___ Extracted entries ___

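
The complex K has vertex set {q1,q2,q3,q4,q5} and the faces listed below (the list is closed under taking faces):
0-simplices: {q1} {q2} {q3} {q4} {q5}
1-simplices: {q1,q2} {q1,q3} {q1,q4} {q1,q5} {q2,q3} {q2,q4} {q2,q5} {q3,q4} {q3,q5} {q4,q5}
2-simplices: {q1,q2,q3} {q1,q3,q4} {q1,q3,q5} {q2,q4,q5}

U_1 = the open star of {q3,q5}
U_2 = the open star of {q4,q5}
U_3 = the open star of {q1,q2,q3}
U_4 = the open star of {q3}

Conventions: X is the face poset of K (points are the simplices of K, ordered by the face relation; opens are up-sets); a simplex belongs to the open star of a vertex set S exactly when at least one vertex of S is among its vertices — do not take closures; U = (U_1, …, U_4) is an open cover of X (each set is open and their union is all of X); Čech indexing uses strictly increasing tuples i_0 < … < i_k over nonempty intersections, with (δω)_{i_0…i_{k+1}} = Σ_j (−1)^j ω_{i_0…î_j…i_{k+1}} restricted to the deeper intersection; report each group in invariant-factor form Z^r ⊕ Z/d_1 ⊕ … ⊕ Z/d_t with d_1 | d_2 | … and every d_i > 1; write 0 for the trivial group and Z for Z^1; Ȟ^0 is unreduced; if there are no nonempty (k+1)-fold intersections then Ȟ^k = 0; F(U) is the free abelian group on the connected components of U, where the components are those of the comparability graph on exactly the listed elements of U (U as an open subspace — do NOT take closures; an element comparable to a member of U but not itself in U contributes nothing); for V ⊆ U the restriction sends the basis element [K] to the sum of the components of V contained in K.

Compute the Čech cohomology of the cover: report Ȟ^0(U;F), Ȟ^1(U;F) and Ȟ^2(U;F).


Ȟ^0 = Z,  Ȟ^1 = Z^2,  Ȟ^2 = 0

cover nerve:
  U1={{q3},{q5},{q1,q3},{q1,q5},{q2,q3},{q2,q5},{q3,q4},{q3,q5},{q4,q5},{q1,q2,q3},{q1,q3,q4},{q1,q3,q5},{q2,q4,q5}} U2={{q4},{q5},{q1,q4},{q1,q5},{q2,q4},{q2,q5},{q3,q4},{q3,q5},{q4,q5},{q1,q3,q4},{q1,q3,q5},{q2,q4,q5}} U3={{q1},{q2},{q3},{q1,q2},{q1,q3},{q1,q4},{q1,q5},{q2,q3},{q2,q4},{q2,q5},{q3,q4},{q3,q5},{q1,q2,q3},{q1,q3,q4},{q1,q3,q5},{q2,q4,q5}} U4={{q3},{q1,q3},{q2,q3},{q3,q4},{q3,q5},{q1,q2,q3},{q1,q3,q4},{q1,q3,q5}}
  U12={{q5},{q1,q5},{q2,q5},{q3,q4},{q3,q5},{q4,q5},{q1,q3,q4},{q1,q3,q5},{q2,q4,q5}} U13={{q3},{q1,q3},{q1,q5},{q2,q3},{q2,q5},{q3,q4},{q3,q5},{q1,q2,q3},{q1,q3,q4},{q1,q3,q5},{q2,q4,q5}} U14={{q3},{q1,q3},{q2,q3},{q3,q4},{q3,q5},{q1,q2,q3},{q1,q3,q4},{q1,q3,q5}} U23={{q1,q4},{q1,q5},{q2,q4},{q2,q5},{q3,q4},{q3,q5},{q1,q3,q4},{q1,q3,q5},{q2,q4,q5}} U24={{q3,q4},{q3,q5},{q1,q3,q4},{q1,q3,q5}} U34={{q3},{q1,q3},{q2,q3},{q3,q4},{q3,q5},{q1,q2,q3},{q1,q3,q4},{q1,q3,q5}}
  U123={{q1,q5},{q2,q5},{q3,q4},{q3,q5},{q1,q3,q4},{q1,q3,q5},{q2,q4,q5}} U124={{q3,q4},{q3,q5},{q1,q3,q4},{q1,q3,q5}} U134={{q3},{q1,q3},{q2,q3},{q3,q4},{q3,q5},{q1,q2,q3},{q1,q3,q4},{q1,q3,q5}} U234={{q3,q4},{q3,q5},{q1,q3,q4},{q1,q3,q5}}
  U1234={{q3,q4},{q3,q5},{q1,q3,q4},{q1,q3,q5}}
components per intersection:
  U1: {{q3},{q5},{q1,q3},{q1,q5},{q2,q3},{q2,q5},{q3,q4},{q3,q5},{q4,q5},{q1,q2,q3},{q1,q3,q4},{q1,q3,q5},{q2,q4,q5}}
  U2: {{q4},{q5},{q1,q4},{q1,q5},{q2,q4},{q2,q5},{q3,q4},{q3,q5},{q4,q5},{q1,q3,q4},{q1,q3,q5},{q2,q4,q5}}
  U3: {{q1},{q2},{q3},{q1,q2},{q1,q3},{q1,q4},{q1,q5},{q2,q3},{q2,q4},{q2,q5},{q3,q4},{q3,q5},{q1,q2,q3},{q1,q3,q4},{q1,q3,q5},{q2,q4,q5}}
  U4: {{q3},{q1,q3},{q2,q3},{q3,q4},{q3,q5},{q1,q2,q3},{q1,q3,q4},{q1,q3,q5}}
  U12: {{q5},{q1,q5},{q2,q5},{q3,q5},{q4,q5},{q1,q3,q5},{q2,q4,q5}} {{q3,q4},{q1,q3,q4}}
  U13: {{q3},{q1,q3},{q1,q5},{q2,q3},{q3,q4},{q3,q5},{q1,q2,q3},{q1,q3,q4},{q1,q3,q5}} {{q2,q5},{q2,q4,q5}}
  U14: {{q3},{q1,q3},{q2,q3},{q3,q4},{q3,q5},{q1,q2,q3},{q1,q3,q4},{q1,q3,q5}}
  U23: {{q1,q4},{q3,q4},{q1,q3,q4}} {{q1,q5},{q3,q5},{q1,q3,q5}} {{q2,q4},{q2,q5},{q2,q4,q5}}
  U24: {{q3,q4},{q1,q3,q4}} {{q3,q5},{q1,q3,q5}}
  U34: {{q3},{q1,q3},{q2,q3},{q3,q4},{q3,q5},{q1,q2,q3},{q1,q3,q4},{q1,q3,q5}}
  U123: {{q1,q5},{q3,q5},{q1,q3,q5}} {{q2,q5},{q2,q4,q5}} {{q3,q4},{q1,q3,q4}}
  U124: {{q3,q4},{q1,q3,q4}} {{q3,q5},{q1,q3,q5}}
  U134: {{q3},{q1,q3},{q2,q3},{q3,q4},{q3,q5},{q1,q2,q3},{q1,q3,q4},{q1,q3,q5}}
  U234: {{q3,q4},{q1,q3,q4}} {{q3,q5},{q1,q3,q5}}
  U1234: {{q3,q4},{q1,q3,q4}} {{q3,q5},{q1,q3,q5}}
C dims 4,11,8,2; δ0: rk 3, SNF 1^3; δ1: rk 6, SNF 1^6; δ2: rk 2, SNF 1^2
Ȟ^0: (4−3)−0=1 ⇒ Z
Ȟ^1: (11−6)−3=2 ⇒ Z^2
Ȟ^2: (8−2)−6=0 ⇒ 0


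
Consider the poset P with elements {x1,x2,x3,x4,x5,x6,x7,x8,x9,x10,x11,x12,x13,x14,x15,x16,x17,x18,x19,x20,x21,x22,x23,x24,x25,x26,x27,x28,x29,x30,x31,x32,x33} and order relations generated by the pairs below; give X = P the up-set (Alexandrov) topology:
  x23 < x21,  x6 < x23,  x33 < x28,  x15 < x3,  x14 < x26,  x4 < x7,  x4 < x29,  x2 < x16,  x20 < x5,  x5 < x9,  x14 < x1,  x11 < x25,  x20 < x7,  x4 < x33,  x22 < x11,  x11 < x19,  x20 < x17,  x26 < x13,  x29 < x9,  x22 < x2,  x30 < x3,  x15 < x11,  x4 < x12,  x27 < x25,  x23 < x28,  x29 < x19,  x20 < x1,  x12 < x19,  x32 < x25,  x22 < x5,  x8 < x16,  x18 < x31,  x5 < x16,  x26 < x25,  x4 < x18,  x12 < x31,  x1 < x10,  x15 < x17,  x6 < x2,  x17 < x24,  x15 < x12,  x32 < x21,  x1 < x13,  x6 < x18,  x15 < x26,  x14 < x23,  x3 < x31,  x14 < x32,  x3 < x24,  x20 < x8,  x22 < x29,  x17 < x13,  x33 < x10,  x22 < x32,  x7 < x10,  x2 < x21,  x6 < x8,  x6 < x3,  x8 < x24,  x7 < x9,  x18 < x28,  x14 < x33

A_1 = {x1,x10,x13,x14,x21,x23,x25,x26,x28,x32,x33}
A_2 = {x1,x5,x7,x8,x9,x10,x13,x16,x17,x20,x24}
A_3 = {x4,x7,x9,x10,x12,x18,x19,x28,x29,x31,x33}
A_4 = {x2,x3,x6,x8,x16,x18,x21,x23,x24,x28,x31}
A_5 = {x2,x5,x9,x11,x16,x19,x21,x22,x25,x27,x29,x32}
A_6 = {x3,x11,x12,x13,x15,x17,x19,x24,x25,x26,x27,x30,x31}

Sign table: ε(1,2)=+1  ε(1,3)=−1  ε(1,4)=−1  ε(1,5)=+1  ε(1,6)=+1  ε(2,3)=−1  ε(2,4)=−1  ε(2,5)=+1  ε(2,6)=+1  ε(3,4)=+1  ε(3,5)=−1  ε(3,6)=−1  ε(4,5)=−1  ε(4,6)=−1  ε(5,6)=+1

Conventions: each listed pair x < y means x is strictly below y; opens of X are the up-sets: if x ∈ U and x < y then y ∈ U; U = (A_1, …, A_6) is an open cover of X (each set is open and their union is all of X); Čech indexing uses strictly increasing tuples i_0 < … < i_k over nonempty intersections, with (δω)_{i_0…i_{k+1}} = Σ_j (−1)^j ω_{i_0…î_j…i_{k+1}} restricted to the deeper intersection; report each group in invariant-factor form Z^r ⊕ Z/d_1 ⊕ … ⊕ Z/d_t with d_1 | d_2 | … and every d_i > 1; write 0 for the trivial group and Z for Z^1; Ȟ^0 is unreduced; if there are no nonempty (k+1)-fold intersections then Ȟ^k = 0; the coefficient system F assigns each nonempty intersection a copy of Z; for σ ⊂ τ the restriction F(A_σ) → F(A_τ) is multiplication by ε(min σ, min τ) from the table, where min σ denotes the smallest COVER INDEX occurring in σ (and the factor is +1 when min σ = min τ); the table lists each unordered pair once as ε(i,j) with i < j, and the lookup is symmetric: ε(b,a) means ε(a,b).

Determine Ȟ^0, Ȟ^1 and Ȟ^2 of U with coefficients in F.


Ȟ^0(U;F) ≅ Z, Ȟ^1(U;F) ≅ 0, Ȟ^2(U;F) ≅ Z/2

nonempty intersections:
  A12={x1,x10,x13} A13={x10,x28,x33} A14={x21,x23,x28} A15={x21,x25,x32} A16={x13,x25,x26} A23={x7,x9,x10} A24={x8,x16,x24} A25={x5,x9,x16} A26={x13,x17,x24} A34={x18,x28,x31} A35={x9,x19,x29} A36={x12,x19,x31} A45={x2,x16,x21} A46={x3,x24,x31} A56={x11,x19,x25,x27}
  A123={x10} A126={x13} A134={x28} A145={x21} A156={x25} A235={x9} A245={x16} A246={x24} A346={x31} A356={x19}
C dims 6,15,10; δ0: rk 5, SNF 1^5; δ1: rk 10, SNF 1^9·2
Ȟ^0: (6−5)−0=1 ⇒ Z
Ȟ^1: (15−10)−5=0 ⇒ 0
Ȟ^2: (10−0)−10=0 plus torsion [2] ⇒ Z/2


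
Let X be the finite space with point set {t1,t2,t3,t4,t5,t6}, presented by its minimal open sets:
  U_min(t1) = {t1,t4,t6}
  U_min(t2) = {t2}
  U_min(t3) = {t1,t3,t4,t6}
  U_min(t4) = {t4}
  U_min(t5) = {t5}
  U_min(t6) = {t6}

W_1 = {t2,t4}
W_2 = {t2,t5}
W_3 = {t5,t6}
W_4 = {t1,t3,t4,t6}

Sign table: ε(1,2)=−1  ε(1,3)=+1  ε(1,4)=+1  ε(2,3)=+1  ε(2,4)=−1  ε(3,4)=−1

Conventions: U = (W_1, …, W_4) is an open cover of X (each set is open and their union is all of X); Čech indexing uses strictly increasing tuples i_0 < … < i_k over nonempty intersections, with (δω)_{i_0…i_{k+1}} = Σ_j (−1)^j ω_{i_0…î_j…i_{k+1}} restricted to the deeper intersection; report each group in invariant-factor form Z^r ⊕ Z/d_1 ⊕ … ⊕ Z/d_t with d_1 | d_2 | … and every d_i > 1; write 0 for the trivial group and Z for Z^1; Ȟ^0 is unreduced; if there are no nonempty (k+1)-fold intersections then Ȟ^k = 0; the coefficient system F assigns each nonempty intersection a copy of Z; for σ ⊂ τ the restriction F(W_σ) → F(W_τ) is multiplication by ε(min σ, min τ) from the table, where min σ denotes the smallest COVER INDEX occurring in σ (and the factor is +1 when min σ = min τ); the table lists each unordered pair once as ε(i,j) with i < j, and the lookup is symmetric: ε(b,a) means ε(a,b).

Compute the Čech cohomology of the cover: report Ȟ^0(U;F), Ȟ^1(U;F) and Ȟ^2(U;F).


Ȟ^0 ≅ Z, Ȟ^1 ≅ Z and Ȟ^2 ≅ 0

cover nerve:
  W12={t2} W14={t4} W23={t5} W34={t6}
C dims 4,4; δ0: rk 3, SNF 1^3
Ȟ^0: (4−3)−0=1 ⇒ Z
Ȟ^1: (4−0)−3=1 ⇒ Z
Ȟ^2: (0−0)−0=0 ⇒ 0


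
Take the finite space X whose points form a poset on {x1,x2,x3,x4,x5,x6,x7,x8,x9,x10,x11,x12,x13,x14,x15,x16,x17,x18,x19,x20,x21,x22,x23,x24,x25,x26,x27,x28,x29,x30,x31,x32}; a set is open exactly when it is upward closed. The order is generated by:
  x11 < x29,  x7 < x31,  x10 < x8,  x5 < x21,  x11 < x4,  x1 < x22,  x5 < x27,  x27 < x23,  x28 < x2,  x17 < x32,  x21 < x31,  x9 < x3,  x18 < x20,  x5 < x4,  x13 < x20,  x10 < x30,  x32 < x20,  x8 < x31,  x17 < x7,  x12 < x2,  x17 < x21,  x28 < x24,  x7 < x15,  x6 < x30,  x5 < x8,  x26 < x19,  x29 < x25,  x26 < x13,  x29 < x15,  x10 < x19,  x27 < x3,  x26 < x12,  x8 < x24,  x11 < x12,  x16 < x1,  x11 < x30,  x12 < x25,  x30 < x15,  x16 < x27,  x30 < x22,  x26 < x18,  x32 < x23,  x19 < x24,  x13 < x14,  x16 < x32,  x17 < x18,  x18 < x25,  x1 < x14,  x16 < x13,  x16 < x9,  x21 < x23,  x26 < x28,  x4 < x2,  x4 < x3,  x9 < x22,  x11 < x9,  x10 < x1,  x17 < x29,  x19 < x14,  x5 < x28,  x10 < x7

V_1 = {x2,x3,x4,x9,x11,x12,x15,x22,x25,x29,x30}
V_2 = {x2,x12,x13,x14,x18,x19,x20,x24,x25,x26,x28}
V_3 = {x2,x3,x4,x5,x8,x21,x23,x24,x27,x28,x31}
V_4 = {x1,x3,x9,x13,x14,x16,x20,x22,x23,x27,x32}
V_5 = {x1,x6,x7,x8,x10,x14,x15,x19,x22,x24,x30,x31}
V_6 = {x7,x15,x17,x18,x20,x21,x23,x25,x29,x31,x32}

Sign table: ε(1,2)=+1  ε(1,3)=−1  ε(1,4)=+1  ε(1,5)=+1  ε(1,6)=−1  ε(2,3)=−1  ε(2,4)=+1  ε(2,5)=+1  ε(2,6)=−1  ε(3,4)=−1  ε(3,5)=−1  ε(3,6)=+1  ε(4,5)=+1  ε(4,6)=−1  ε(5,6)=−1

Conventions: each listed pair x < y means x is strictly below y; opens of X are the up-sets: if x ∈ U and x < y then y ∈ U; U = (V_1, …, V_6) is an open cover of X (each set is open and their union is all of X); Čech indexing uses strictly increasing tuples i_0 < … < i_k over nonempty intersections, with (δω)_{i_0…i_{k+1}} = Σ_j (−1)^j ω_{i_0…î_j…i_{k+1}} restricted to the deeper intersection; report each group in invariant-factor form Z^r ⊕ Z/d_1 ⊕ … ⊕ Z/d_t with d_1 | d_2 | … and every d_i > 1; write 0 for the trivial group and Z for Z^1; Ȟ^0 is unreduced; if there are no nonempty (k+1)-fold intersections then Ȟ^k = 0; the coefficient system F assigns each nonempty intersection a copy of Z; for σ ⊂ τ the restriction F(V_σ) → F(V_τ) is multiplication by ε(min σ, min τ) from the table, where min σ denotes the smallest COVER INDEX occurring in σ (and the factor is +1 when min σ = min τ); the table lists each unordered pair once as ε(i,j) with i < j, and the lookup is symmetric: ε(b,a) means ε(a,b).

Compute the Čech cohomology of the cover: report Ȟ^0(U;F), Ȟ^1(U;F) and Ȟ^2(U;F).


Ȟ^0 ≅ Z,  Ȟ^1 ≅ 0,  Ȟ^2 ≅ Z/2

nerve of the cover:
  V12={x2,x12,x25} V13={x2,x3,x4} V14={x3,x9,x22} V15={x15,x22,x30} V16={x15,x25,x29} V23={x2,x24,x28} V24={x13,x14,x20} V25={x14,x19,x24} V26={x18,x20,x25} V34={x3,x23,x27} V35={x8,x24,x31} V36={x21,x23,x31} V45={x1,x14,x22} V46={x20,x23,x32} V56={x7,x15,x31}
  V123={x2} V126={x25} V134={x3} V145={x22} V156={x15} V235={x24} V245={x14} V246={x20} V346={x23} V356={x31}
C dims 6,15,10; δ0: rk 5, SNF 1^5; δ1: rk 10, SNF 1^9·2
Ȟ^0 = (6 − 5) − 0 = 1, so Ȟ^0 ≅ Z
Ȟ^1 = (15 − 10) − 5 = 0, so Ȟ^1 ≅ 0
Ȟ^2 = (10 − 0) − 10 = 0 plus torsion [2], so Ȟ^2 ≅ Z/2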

___

▸ **The problem**
Look through the records for the string "finite". Copy every line that has it.

▸ **Response to this task**
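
Let X be the finite space with point set {t1,t2,t3,t4,t5,t6}, presented by its minimal open sets:
Take the finite space X whose points form a poset on {x1,x2,x3,x4,x5,x6,x7,x8,x9,x10,x11,x12,x13,x14,x15,x16,x17,x18,x19,x20,x21,x22,x23,x24,x25,x26,x27,x28,x29,x30,x31,x32}; a set is open exactly when it is upward closed. The order is generated by: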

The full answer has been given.